■ Your objective: Everything from the line containing "Answer: √65265/5 ≈ 51.094" through the line containing "Answer: 41/3 ≈ 13.667" in the listing below should be copied exactly, and nothing more.

* * *

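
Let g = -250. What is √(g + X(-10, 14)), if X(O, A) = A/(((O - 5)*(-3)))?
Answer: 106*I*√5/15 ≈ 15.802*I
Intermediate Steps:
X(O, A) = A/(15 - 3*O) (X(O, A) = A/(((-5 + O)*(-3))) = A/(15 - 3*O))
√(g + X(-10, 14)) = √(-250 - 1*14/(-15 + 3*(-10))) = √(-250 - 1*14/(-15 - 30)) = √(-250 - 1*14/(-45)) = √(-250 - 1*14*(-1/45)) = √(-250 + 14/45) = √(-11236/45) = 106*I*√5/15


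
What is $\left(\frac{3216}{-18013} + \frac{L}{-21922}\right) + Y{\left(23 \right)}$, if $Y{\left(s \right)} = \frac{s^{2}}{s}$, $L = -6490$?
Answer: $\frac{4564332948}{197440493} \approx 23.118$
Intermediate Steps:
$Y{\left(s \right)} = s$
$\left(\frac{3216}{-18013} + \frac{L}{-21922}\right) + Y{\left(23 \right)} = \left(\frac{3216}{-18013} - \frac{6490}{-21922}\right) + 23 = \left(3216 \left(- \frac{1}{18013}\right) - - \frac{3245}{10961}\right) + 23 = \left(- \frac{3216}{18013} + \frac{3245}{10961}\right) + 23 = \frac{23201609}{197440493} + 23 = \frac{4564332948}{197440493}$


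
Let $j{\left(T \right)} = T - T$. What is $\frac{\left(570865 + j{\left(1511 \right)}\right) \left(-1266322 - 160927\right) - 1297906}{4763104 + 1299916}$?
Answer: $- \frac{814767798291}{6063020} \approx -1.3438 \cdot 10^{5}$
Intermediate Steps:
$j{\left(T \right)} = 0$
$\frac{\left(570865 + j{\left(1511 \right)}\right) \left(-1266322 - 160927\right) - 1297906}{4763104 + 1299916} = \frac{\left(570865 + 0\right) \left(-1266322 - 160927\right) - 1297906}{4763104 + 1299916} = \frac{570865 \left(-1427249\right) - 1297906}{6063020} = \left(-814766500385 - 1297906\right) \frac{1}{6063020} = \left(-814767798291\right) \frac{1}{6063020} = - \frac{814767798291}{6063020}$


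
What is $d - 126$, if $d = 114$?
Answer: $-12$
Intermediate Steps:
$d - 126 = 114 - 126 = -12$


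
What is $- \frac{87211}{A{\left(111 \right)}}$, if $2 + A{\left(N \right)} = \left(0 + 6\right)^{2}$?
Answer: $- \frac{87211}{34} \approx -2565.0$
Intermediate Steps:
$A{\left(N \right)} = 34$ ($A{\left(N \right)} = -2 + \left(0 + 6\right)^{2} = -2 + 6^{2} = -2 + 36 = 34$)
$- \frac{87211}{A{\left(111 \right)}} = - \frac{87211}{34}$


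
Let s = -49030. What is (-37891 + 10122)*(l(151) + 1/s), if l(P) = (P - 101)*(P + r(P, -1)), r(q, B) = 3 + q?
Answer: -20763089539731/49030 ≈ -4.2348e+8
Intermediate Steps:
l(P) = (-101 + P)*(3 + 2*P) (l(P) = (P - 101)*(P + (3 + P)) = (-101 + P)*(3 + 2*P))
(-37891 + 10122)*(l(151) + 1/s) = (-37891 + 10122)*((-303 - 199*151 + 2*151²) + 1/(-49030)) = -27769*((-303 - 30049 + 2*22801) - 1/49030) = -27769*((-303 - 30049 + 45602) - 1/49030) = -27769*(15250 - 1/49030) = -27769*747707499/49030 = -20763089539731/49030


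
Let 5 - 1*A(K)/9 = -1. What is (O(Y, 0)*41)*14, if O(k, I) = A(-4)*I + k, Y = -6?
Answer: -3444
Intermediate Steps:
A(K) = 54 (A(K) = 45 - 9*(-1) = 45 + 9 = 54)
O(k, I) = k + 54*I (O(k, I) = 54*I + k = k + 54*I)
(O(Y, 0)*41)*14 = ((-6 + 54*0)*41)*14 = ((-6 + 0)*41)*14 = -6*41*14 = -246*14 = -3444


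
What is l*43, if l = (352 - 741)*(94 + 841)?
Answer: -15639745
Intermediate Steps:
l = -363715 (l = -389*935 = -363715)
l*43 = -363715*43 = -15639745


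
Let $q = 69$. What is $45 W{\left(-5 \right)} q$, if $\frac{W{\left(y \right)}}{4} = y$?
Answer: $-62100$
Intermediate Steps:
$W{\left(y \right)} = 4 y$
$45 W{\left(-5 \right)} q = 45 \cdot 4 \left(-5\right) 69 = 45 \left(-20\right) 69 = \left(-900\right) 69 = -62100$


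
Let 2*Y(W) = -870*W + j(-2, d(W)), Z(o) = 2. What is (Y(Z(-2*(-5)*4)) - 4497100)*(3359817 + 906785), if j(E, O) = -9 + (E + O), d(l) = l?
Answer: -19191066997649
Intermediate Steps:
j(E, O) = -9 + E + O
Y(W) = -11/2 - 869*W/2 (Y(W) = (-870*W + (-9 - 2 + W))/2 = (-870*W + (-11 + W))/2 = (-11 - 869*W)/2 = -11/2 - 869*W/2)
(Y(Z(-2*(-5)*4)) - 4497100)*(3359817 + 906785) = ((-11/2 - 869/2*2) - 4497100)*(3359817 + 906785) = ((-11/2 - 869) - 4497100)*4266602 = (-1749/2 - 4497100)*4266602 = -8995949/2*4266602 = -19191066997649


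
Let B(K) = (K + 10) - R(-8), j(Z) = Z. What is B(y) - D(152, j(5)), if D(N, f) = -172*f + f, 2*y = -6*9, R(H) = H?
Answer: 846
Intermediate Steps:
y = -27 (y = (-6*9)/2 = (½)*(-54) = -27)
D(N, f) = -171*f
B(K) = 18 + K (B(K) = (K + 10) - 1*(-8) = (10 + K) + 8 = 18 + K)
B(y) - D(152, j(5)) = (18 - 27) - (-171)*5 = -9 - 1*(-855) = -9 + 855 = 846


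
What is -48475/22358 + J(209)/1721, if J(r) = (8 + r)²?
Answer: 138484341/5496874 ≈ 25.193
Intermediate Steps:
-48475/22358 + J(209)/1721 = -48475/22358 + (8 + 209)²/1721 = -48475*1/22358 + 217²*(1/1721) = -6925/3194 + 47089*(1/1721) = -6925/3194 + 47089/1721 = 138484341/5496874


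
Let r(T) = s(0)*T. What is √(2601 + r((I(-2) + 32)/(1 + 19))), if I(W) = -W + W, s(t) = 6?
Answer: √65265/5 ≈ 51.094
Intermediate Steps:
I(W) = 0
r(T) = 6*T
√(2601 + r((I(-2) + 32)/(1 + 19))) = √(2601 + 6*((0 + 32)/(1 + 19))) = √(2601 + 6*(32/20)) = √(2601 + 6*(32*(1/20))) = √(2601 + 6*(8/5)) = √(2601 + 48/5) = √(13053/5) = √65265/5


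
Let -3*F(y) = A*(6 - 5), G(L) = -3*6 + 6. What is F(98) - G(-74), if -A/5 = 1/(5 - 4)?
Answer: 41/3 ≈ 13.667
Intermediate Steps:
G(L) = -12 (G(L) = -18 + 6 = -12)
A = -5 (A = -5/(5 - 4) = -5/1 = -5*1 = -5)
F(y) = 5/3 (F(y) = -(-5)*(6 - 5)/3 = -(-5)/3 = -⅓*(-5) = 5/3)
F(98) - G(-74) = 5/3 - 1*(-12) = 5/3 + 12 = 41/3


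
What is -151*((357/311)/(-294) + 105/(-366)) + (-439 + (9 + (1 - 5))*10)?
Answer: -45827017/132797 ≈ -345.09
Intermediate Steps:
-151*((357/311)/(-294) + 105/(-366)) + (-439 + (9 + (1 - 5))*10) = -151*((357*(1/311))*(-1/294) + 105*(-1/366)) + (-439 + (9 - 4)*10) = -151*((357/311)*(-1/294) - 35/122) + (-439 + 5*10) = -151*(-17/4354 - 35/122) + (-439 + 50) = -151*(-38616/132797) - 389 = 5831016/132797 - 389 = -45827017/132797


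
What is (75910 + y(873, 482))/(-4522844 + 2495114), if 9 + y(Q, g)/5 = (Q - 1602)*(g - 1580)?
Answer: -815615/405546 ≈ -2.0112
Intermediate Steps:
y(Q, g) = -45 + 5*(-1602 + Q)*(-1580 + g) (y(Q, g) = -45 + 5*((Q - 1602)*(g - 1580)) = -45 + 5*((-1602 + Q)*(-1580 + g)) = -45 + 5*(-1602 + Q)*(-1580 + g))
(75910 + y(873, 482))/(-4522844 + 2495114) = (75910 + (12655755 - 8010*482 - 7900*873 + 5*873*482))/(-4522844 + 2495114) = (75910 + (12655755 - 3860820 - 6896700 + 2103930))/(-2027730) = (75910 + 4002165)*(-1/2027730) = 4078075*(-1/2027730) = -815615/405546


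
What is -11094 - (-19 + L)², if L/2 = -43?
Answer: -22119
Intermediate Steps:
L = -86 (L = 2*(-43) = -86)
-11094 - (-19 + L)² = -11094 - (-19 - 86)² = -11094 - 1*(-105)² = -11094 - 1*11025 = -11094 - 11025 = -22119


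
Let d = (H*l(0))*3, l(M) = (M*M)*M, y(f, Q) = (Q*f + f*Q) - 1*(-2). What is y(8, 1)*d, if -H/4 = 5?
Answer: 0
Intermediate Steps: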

* * *

■ Output below:
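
Answer: √65265/5 ≈ 51.094
Intermediate Steps:
I(W) = 0
r(T) = 6*T
√(2601 + r((I(-2) + 32)/(1 + 19))) = √(2601 + 6*((0 + 32)/(1 + 19))) = √(2601 + 6*(32/20)) = √(2601 + 6*(32*(1/20))) = √(2601 + 6*(8/5)) = √(2601 + 48/5) = √(13053/5) = √65265/5


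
Let -3*F(y) = A*(6 - 5), G(L) = -3*6 + 6. What is F(98) - G(-74), if -A/5 = 1/(5 - 4)?
Answer: 41/3 ≈ 13.667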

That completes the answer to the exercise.